» **Requirement**
In the listing below, a line holding "Below are verb and agent noun forms of several Hegheu" and a line holding "nuppev becomes nuppav" mark the range. Retype both exactly, with all lines between them.

» **Data excerpts**
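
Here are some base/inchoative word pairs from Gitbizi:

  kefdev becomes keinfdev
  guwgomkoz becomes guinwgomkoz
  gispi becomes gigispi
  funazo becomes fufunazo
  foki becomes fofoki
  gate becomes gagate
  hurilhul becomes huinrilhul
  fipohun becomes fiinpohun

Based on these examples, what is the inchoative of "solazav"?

soinlazav

kefdev and gate both have last vowel 'e' yet inflect differently (keinfdev, gagate), so the last vowel is not what conditions the rule; whether the stem ends in a vowel or a consonant is.
"solazav" ends in a consonant. The stems ending in a consonant (fipohun → fiinpohun, hurilhul → huinrilhul, guwgomkoz → guinwgomkoz) insert -in- after the first vowel.
The other pattern: stems ending in a vowel repeat the first consonant+vowel as a prefix.
So solazav → soinlazav.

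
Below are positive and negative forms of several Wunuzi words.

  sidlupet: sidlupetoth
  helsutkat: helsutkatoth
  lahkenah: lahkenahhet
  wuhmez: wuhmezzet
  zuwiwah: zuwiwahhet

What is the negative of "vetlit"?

vetlitoth

"vetlit" ends in -t. The stems ending in -t (sidlupet → sidlupetoth, helsutkat → helsutkatoth) add -oth.
The other pattern: stems ending in -h or -z double the final consonant and add -et.
So vetlit → vetlitoth.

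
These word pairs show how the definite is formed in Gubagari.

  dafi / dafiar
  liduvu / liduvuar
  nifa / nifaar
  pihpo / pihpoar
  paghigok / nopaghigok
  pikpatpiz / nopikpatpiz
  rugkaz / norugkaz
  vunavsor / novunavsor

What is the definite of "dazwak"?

nodazwak

pihpo and paghigok both have last vowel 'o' yet inflect differently (pihpoar, nopaghigok), so the last vowel is not what conditions the rule; whether the stem ends in a vowel or a consonant is.
"dazwak" ends in a consonant. The stems ending in a consonant (paghigok → nopaghigok, pikpatpiz → nopikpatpiz, rugkaz → norugkaz) add the prefix no-.
So dazwak → nodazwak.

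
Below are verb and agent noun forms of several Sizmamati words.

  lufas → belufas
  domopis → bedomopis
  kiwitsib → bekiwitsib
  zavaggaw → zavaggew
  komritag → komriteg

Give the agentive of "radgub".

beradgub

lufas and zavaggaw both have last vowel 'a' yet inflect differently (belufas, zavaggew), so the last vowel is not what conditions the rule; the final letter is.
"radgub" ends in -b. The one such stem in the data (kiwitsib → bekiwitsib) adds the prefix be-, so the same rule applies.
So radgub → beradgub.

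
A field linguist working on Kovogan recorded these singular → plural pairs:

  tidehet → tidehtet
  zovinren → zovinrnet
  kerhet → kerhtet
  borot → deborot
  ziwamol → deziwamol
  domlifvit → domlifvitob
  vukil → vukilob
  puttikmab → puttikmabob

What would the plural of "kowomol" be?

tidehet and borot both end in -t yet inflect differently (tidehtet, deborot), so the final letter is not what conditions the rule; the last vowel is.
"kowomol" has last vowel 'o'. The stems whose last vowel is 'o' (borot → deborot, ziwamol → deziwamol) add the prefix de-.
The other patterns: stems whose last vowel is 'e' delete the last vowel and add -et; stems whose last vowel is 'a' or 'i' add -ob.
So kowomol → dekowomol.

dekowomol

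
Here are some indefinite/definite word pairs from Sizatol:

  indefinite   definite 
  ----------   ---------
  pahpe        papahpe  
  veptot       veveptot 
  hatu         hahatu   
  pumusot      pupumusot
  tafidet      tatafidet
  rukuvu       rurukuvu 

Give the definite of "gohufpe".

Every pair shown (pahpe → papahpe, veptot → veveptot, hatu → hahatu, …) follows the same rule: repeat the first consonant+vowel as a prefix.
So gohufpe → gogohufpe.

gogohufpe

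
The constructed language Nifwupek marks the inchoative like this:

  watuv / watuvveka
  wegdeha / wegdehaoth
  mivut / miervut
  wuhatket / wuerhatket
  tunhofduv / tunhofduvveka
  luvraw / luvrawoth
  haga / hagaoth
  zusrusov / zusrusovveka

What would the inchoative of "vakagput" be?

vaerkagput

watuv and mivut both have last vowel 'u' yet inflect differently (watuvveka, miervut), so the last vowel is not what conditions the rule; the final letter is.
"vakagput" ends in -t. The stems ending in -t (wuhatket → wuerhatket, mivut → miervut) insert -er- after the first vowel.
So vakagput → vaerkagput.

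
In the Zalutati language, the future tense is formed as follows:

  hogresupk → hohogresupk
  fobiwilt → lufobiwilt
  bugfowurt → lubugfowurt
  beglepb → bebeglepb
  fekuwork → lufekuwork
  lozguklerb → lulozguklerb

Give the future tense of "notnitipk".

nonotnitipk

hogresupk and fekuwork both end in -k yet inflect differently (hohogresupk, lufekuwork), so the final letter is not what conditions the rule; the second-to-last letter is.
"notnitipk" has second-to-last letter 'p'. The stems whose second-to-last letter is 'p' (hogresupk → hohogresupk, beglepb → bebeglepb) repeat the first consonant+vowel as a prefix.
The other pattern: stems whose second-to-last letter is 'l' or 'r' add the prefix lu-.
So notnitipk → nonotnitipk.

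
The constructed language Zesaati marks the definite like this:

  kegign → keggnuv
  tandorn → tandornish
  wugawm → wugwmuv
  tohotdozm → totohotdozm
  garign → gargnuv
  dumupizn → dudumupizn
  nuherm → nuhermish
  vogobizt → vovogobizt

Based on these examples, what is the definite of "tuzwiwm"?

tohotdozm and nuherm both end in -m yet inflect differently (totohotdozm, nuhermish), so the final letter is not what conditions the rule; the second-to-last letter is.
"tuzwiwm" has second-to-last letter 'w'. The one such stem in the data (wugawm → wugwmuv) deletes the last vowel and adds -uv (as do garign, kegign), so the same rule applies.
The other patterns: stems whose second-to-last letter is 'z' repeat the first consonant+vowel as a prefix; stems whose second-to-last letter is 'r' add -ish.
So tuzwiwm → tuzwwmuv.

tuzwwmuv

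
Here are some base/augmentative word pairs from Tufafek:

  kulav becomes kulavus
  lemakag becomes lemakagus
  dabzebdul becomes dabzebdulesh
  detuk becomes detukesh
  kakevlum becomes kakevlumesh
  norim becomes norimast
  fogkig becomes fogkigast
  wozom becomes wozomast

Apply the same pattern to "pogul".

"pogul" has last vowel 'u'. The stems whose last vowel is 'u' (dabzebdul → dabzebdulesh, detuk → detukesh, kakevlum → kakevlumesh) add -esh.
So pogul → pogulesh.

pogulesh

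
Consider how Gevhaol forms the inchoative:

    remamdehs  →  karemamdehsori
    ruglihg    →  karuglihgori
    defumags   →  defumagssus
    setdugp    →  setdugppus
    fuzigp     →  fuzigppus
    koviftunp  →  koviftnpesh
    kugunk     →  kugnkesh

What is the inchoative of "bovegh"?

boveghhus

remamdehs and defumags both end in -s yet inflect differently (karemamdehsori, defumagssus), so the final letter is not what conditions the rule; the second-to-last letter is.
"bovegh" has second-to-last letter 'g'. The stems whose second-to-last letter is 'g' (defumags → defumagssus, setdugp → setdugppus, fuzigp → fuzigppus) double the final consonant and add -us.
So bovegh → boveghhus.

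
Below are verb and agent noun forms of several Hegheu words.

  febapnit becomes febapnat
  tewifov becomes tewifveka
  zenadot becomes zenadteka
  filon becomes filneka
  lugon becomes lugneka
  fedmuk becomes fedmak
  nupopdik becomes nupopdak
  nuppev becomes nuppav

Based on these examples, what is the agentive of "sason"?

zenadot and febapnit both end in -t yet inflect differently (zenadteka, febapnat), so the final letter is not what conditions the rule; the last vowel is.
"sason" has last vowel 'o'. The stems whose last vowel is 'o' (tewifov → tewifveka, filon → filneka, zenadot → zenadteka) delete the last vowel and add -eka.
So sason → sasneka.

sasneka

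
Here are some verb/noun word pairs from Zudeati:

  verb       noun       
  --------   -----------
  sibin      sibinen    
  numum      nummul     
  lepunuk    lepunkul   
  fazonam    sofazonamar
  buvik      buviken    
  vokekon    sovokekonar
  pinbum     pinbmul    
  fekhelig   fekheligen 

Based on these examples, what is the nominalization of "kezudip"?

"kezudip" has last vowel 'i'. The stems whose last vowel is 'i' (fekhelig → fekheligen, buvik → buviken, sibin → sibinen) add -en.
The other patterns: stems whose last vowel is 'u' delete the last vowel and add -ul; stems whose last vowel is 'a' or 'o' add so- … -ar around the stem.
So kezudip → kezudipen.

kezudipen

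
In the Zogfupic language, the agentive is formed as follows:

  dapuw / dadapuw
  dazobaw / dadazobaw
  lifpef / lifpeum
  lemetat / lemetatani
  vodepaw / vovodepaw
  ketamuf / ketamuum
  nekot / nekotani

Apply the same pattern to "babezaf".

babezaum

dapuw and ketamuf both have last vowel 'u' yet inflect differently (dadapuw, ketamuum), so the last vowel is not what conditions the rule; the final letter is.
"babezaf" ends in -f. The stems ending in -f (lifpef → lifpeum, ketamuf → ketamuum) drop the final letter and add -um.
The other patterns: stems ending in -w repeat the first consonant+vowel as a prefix; stems ending in -t add -ani.
So babezaf → babezaum.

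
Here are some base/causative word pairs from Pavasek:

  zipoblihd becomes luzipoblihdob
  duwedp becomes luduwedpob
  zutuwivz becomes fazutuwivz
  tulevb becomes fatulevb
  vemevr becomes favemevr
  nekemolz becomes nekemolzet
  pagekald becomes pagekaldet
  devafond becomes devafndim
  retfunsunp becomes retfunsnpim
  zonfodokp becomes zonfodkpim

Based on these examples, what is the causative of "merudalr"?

zutuwivz and nekemolz both end in -z yet inflect differently (fazutuwivz, nekemolzet), so the final letter is not what conditions the rule; the second-to-last letter is.
"merudalr" has second-to-last letter 'l'. The stems whose second-to-last letter is 'l' (nekemolz → nekemolzet, pagekald → pagekaldet) add -et.
The other patterns: stems whose second-to-last letter is 'd' or 'h' add lu- … -ob around the stem; stems whose second-to-last letter is 'v' add the prefix fa-; stems whose second-to-last letter is 'k' or 'n' delete the last vowel and add -im.
So merudalr → merudalret.

merudalret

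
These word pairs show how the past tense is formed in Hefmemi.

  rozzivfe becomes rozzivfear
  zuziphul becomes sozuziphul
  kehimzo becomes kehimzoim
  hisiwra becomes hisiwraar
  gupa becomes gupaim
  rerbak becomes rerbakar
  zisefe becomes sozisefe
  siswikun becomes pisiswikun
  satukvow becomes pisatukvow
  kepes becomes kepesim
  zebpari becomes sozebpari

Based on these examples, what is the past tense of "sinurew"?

pisinurew

rozzivfe and zisefe both end in -e yet inflect differently (rozzivfear, sozisefe), so the final letter is not what conditions the rule; the first letter is.
"sinurew" begins with s-. The stems beginning with s- (satukvow → pisatukvow, siswikun → pisiswikun) add the prefix pi-.
The other patterns: stems beginning with h- or r- add -ar; stems beginning with z- add the prefix so-; stems beginning with g- or k- add -im.
So sinurew → pisinurew.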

» **Exercise result**
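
Below are verb and agent noun forms of several Hegheu words.

  febapnit becomes febapnat
  tewifov becomes tewifveka
  zenadot becomes zenadteka
  filon becomes filneka
  lugon becomes lugneka
  fedmuk becomes fedmak
  nupopdik becomes nupopdak
  nuppev becomes nuppav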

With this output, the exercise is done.